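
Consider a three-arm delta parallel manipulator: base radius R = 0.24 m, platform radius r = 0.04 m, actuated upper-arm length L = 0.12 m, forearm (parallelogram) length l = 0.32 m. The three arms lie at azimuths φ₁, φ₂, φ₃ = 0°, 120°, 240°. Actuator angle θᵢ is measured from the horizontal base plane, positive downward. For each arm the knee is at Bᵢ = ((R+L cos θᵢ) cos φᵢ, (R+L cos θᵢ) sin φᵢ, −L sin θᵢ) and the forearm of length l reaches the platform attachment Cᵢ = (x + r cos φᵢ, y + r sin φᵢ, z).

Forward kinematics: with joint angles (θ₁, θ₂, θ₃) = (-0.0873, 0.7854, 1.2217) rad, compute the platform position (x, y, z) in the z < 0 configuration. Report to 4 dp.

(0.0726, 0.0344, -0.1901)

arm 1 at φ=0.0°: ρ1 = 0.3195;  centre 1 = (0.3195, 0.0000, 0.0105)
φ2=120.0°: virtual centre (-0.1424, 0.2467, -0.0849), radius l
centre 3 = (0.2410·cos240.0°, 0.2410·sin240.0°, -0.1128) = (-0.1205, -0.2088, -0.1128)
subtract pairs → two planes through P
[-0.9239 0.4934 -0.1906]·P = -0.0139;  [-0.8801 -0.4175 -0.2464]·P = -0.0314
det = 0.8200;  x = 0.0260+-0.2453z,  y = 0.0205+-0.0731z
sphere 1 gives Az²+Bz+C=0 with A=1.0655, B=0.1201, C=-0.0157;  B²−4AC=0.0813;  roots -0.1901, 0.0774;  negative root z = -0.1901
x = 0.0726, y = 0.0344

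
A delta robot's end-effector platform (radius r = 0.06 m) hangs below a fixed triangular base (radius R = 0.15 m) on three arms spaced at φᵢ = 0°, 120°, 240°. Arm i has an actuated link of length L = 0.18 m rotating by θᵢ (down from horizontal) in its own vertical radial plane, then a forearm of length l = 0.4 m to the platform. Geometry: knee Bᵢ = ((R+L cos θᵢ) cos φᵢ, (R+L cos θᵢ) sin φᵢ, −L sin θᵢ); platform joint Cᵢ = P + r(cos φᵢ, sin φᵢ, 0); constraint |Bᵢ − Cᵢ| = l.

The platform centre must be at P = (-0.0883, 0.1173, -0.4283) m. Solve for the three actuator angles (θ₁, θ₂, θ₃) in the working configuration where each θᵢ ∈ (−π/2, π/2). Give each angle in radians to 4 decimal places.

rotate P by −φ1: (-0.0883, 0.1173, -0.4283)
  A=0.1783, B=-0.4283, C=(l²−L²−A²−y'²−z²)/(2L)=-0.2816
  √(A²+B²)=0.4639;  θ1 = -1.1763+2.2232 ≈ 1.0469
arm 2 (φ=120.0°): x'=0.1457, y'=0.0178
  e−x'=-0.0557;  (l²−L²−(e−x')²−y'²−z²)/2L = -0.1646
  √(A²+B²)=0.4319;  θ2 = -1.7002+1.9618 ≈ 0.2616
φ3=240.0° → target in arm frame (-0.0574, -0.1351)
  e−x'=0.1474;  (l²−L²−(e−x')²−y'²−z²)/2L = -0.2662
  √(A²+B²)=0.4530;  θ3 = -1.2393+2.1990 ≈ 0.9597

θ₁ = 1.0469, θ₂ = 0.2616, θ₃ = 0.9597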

■ ■ ■ ■ ■ ■ ■

● **Work instruction**
Output an exact copy of the lines from the one holding "The platform centre" to the last line of the data, inclusive, and nothing beyond that range.

● **Exercise result**
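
The platform centre must be at P = (-0.0883, 0.1173, -0.4283) m. Solve for the three actuator angles (θ₁, θ₂, θ₃) in the working configuration where each θᵢ ∈ (−π/2, π/2). Give each angle in radians to 4 decimal places.

rotate P by −φ1: (-0.0883, 0.1173, -0.4283)
  A=0.1783, B=-0.4283, C=(l²−L²−A²−y'²−z²)/(2L)=-0.2816
  √(A²+B²)=0.4639;  θ1 = -1.1763+2.2232 ≈ 1.0469
arm 2 (φ=120.0°): x'=0.1457, y'=0.0178
  e−x'=-0.0557;  (l²−L²−(e−x')²−y'²−z²)/2L = -0.1646
  √(A²+B²)=0.4319;  θ2 = -1.7002+1.9618 ≈ 0.2616
φ3=240.0° → target in arm frame (-0.0574, -0.1351)
  e−x'=0.1474;  (l²−L²−(e−x')²−y'²−z²)/2L = -0.2662
  √(A²+B²)=0.4530;  θ3 = -1.2393+2.1990 ≈ 0.9597

θ₁ = 1.0469, θ₂ = 0.2616, θ₃ = 0.9597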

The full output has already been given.